Provided material →
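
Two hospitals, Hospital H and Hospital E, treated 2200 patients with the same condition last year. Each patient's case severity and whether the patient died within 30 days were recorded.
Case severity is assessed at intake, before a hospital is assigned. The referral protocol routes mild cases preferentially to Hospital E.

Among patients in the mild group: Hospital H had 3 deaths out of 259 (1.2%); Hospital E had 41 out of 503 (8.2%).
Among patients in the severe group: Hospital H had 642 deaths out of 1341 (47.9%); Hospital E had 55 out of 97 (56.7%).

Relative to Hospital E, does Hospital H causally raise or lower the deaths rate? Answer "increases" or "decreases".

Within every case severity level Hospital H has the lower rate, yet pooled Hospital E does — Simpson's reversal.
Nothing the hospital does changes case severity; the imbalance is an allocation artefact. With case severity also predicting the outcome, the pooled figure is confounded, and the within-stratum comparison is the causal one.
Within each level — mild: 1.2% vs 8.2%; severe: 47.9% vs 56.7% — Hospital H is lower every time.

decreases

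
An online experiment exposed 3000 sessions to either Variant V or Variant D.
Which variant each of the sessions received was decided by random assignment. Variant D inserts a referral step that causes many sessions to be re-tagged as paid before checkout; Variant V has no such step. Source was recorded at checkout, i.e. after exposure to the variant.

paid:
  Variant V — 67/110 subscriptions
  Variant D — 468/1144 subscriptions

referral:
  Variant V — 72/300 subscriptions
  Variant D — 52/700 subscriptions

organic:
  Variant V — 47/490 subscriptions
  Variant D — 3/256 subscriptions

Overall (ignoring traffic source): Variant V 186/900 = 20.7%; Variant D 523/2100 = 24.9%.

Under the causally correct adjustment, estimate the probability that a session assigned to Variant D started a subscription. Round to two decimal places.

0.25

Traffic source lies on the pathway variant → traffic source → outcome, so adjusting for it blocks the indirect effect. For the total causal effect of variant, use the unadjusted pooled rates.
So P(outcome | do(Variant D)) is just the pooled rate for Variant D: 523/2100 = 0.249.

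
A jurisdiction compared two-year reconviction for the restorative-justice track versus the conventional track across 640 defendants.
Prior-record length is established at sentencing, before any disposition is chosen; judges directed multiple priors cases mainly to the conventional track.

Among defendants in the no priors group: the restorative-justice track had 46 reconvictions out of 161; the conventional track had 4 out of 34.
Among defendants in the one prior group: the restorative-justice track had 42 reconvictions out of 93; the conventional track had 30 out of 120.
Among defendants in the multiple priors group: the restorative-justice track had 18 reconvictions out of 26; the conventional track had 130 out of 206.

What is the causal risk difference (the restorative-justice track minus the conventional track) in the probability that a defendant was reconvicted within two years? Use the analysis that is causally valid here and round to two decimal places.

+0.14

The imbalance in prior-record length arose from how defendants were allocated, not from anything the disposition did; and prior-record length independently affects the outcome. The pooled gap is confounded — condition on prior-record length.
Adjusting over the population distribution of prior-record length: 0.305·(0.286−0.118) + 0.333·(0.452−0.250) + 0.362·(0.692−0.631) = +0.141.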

Assigned task →
All records are to be written out exactly.

Answer to this problem →
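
Two hospitals, Hospital H and Hospital E, treated 2200 patients with the same condition last year. Each patient's case severity and whether the patient died within 30 days were recorded.
Case severity is assessed at intake, before a hospital is assigned. The referral protocol routes mild cases preferentially to Hospital E.

Among patients in the mild group: Hospital H had 3 deaths out of 259 (1.2%); Hospital E had 41 out of 503 (8.2%).
Among patients in the severe group: Hospital H had 642 deaths out of 1341 (47.9%); Hospital E had 55 out of 97 (56.7%).

Relative to Hospital E, does Hospital H causally raise or lower the deaths rate? Answer "increases" or "decreases".

Within every case severity level Hospital H has the lower rate, yet pooled Hospital E does — Simpson's reversal.
Nothing the hospital does changes case severity; the imbalance is an allocation artefact. With case severity also predicting the outcome, the pooled figure is confounded, and the within-stratum comparison is the causal one.
Within each level — mild: 1.2% vs 8.2%; severe: 47.9% vs 56.7% — Hospital H is lower every time.

decreases

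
An online experiment exposed 3000 sessions to either Variant V or Variant D.
Which variant each of the sessions received was decided by random assignment. Variant D inserts a referral step that causes many sessions to be re-tagged as paid before checkout; Variant V has no such step. Source was recorded at checkout, i.e. after exposure to the variant.

paid:
  Variant V — 67/110 subscriptions
  Variant D — 468/1144 subscriptions

referral:
  Variant V — 72/300 subscriptions
  Variant D — 52/700 subscriptions

organic:
  Variant V — 47/490 subscriptions
  Variant D — 3/256 subscriptions

Overall (ignoring traffic source): Variant V 186/900 = 20.7%; Variant D 523/2100 = 24.9%.

Under the causally correct adjustment, estimate the probability that a session assigned to Variant D started a subscription. Round to two decimal places.

0.25

Traffic source lies on the pathway variant → traffic source → outcome, so adjusting for it blocks the indirect effect. For the total causal effect of variant, use the unadjusted pooled rates.
So P(outcome | do(Variant D)) is just the pooled rate for Variant D: 523/2100 = 0.249.

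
A jurisdiction compared two-year reconviction for the restorative-justice track versus the conventional track across 640 defendants.
Prior-record length is established at sentencing, before any disposition is chosen; judges directed multiple priors cases mainly to the conventional track.

Among defendants in the no priors group: the restorative-justice track had 46 reconvictions out of 161; the conventional track had 4 out of 34.
Among defendants in the one prior group: the restorative-justice track had 42 reconvictions out of 93; the conventional track had 30 out of 120.
Among defendants in the multiple priors group: the restorative-justice track had 18 reconvictions out of 26; the conventional track had 130 out of 206.

What is the causal risk difference (the restorative-justice track minus the conventional track) in the probability that a defendant was reconvicted within two years? Use the analysis that is causally valid here and round to two decimal places.

+0.14

The imbalance in prior-record length arose from how defendants were allocated, not from anything the disposition did; and prior-record length independently affects the outcome. The pooled gap is confounded — condition on prior-record length.
Adjusting over the population distribution of prior-record length: 0.305·(0.286−0.118) + 0.333·(0.452−0.250) + 0.362·(0.692−0.631) = +0.141.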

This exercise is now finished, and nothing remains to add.